**Action item**: Reproduce exactly the lines below, starting with the line that contains "A network engineer" and ending with the last line of the records, both included, and nothing else.

[Collected data entries]
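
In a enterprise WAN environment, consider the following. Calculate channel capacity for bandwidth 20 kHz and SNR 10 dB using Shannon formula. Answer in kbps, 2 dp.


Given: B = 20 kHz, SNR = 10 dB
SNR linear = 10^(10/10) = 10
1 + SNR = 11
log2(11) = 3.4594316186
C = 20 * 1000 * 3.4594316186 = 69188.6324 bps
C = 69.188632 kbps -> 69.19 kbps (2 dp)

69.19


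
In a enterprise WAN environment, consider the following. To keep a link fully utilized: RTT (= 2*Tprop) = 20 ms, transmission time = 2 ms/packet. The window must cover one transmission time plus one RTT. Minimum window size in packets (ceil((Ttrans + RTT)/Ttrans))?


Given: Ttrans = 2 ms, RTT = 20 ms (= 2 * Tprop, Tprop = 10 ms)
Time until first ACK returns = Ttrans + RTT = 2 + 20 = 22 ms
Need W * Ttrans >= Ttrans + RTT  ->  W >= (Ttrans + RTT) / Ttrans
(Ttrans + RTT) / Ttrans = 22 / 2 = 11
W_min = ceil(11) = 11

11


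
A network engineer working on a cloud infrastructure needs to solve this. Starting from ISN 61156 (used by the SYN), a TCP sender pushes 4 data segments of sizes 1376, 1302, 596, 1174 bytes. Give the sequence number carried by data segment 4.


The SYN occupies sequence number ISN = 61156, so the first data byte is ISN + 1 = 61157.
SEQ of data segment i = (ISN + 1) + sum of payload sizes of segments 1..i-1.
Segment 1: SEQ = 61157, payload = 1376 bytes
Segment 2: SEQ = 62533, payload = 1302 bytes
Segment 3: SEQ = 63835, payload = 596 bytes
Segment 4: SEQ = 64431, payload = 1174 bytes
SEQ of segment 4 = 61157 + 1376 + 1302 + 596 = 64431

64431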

**Completed exercise**:
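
A network engineer working on a cloud infrastructure needs to solve this. Starting from ISN 61156 (used by the SYN), a TCP sender pushes 4 data segments of sizes 1376, 1302, 596, 1174 bytes. Give the sequence number carried by data segment 4.


The SYN occupies sequence number ISN = 61156, so the first data byte is ISN + 1 = 61157.
SEQ of data segment i = (ISN + 1) + sum of payload sizes of segments 1..i-1.
Segment 1: SEQ = 61157, payload = 1376 bytes
Segment 2: SEQ = 62533, payload = 1302 bytes
Segment 3: SEQ = 63835, payload = 596 bytes
Segment 4: SEQ = 64431, payload = 1174 bytes
SEQ of segment 4 = 61157 + 1376 + 1302 + 596 = 64431

64431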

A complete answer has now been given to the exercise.